§ Goal of the exercise
Only the line with "Compute 8^286 mod 287." and the lines after it, to the end of the data, should appear in the answer, each reproduced exactly.

§ Task input
::::
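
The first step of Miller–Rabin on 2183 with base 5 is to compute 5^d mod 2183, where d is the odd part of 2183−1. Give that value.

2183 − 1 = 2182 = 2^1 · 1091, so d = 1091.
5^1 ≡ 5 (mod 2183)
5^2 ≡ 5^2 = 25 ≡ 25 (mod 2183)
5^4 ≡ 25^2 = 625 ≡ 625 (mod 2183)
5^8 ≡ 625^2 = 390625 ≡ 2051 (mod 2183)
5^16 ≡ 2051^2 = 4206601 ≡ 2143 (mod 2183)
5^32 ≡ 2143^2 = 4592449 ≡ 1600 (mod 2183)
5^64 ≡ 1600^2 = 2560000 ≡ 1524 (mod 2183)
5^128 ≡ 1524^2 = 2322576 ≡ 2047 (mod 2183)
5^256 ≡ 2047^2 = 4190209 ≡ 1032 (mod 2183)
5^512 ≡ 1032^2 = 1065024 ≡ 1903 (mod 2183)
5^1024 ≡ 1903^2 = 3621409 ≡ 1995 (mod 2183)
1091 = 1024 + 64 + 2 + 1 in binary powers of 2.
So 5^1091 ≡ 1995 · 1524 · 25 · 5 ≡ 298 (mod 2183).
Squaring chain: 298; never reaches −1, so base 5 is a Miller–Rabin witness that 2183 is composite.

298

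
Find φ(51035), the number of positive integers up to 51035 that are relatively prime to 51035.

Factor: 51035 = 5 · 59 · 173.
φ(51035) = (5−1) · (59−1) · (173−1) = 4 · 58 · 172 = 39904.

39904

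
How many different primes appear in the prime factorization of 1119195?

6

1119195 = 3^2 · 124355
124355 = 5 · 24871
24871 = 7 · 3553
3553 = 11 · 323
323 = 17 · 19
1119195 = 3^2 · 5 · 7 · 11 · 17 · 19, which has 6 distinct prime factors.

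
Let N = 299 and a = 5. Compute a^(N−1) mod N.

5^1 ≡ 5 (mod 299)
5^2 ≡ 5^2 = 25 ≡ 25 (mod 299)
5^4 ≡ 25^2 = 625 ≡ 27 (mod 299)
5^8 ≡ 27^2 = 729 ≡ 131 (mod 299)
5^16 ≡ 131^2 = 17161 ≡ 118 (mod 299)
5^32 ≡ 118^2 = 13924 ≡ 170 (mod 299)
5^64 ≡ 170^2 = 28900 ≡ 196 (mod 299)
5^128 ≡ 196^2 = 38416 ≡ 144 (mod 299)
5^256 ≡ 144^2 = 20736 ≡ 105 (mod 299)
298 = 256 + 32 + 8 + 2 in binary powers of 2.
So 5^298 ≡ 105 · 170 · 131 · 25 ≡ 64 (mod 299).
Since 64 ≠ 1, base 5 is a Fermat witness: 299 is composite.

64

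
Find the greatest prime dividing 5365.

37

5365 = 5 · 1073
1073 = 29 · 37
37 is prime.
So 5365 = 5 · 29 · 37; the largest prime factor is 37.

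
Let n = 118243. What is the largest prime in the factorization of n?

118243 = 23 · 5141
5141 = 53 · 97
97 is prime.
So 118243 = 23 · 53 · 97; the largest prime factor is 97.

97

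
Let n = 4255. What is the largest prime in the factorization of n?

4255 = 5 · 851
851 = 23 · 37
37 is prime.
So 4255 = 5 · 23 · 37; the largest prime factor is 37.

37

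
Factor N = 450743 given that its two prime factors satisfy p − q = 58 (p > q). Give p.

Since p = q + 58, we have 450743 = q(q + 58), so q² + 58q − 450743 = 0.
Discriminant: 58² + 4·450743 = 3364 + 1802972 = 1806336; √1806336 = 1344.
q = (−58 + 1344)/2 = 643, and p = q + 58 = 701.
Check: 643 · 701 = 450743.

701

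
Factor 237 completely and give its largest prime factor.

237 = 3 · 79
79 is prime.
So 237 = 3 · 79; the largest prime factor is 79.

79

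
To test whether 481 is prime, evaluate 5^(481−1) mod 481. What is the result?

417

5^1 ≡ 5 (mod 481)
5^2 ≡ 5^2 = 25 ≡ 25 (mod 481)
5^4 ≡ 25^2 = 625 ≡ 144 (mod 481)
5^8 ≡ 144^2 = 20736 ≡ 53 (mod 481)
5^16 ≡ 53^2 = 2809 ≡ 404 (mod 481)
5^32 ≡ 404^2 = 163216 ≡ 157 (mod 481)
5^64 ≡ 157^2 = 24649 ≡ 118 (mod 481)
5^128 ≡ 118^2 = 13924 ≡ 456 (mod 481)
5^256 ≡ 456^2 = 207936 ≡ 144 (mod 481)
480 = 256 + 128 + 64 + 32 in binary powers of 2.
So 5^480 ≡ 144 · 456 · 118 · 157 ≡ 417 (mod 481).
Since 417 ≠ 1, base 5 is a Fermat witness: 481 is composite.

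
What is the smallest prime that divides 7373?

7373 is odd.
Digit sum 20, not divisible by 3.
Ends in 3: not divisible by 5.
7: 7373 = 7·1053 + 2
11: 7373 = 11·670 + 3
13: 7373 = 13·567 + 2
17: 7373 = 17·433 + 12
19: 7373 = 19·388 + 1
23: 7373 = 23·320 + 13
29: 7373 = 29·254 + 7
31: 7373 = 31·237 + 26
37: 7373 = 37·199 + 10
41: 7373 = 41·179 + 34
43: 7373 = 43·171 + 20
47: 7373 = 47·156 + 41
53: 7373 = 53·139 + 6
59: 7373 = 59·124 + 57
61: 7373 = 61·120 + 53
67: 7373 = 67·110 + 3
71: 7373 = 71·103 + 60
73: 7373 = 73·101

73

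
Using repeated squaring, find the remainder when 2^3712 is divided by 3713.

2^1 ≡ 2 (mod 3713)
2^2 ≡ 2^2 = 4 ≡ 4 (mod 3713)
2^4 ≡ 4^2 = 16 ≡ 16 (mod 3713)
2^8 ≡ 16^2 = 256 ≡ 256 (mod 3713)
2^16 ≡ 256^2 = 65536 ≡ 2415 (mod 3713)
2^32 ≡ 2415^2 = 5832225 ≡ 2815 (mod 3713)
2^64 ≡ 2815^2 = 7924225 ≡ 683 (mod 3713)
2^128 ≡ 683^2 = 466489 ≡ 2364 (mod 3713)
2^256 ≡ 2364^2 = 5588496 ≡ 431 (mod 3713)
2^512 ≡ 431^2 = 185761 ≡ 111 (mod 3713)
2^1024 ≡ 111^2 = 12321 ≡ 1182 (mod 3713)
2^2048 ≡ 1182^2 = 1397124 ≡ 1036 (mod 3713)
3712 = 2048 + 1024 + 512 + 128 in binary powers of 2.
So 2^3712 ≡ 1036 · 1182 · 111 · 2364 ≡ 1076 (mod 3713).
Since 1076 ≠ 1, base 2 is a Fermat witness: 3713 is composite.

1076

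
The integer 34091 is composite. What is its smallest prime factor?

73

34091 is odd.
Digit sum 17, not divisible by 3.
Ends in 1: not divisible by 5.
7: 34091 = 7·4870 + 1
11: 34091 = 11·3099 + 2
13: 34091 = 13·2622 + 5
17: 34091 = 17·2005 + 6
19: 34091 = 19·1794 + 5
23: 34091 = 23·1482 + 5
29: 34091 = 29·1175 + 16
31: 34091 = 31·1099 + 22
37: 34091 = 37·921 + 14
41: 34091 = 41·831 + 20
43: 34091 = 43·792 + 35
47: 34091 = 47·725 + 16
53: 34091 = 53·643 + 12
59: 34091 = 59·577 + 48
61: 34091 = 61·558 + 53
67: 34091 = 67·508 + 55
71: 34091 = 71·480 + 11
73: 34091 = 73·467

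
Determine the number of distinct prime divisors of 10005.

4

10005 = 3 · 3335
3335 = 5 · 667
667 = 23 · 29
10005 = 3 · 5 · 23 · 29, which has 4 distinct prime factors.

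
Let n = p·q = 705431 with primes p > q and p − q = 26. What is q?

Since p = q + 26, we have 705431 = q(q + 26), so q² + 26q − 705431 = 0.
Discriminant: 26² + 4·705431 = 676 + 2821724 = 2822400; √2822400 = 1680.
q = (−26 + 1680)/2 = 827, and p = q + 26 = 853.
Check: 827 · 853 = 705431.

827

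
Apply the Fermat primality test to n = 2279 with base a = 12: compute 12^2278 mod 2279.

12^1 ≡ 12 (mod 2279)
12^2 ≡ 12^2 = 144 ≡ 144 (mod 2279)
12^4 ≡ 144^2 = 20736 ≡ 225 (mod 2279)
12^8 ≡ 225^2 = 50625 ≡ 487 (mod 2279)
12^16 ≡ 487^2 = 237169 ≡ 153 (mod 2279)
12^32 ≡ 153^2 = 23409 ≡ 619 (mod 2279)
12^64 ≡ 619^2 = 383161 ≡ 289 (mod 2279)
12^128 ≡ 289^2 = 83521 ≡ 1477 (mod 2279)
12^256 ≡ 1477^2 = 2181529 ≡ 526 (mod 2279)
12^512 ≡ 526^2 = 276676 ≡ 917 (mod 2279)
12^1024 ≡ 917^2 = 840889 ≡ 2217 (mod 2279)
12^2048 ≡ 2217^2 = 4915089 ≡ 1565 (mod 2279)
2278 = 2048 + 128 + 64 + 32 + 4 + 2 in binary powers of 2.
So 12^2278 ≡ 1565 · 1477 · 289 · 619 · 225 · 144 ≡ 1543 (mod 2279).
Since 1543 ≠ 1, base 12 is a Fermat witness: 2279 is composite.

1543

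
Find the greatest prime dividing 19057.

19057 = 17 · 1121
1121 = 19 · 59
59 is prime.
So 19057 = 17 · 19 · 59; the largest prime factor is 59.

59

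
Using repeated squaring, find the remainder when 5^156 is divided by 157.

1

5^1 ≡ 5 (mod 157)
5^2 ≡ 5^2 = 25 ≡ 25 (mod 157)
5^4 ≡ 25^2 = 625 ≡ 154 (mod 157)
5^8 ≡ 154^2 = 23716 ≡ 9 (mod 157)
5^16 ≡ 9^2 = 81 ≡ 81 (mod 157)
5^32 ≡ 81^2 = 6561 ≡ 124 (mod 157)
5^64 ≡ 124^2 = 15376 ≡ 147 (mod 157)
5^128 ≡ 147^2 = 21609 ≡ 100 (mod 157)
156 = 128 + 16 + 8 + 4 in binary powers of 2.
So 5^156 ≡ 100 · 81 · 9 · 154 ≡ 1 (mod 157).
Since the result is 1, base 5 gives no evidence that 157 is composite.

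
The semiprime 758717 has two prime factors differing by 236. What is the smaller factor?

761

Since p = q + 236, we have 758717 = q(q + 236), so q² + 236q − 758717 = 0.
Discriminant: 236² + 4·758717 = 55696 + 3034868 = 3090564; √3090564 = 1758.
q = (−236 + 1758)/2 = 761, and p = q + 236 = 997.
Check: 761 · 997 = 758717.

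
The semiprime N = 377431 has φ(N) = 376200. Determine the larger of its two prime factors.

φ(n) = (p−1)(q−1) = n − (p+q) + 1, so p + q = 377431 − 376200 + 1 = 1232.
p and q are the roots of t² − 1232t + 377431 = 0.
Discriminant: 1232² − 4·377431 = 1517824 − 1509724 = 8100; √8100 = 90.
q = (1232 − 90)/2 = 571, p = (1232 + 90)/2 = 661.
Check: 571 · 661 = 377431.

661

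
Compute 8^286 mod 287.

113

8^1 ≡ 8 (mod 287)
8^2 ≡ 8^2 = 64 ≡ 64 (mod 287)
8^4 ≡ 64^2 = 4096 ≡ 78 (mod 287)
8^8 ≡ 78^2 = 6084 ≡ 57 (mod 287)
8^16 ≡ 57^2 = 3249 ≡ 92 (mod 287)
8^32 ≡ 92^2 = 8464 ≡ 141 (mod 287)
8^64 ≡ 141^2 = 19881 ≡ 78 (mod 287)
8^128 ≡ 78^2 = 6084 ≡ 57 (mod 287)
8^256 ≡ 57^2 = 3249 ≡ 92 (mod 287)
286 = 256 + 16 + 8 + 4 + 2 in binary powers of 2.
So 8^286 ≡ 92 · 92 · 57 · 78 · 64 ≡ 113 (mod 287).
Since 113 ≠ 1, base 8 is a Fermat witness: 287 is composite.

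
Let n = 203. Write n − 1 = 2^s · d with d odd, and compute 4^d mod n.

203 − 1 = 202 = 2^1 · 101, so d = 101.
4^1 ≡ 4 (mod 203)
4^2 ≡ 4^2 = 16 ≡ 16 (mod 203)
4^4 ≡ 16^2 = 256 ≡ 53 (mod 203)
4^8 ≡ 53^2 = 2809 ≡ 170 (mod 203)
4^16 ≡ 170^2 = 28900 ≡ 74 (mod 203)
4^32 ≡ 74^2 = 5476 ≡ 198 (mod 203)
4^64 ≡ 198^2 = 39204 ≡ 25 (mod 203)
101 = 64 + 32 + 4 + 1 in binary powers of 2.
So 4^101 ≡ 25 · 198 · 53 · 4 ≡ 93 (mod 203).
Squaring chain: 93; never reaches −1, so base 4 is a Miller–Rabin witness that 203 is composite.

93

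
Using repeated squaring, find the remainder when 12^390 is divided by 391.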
::::
§ Answer to this task
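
Compute 8^286 mod 287.

113

8^1 ≡ 8 (mod 287)
8^2 ≡ 8^2 = 64 ≡ 64 (mod 287)
8^4 ≡ 64^2 = 4096 ≡ 78 (mod 287)
8^8 ≡ 78^2 = 6084 ≡ 57 (mod 287)
8^16 ≡ 57^2 = 3249 ≡ 92 (mod 287)
8^32 ≡ 92^2 = 8464 ≡ 141 (mod 287)
8^64 ≡ 141^2 = 19881 ≡ 78 (mod 287)
8^128 ≡ 78^2 = 6084 ≡ 57 (mod 287)
8^256 ≡ 57^2 = 3249 ≡ 92 (mod 287)
286 = 256 + 16 + 8 + 4 + 2 in binary powers of 2.
So 8^286 ≡ 92 · 92 · 57 · 78 · 64 ≡ 113 (mod 287).
Since 113 ≠ 1, base 8 is a Fermat witness: 287 is composite.

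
Let n = 203. Write n − 1 = 2^s · d with d odd, and compute 4^d mod n.

203 − 1 = 202 = 2^1 · 101, so d = 101.
4^1 ≡ 4 (mod 203)
4^2 ≡ 4^2 = 16 ≡ 16 (mod 203)
4^4 ≡ 16^2 = 256 ≡ 53 (mod 203)
4^8 ≡ 53^2 = 2809 ≡ 170 (mod 203)
4^16 ≡ 170^2 = 28900 ≡ 74 (mod 203)
4^32 ≡ 74^2 = 5476 ≡ 198 (mod 203)
4^64 ≡ 198^2 = 39204 ≡ 25 (mod 203)
101 = 64 + 32 + 4 + 1 in binary powers of 2.
So 4^101 ≡ 25 · 198 · 53 · 4 ≡ 93 (mod 203).
Squaring chain: 93; never reaches −1, so base 4 is a Miller–Rabin witness that 203 is composite.

93

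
Using repeated squaring, find the remainder when 12^390 is divided by 391.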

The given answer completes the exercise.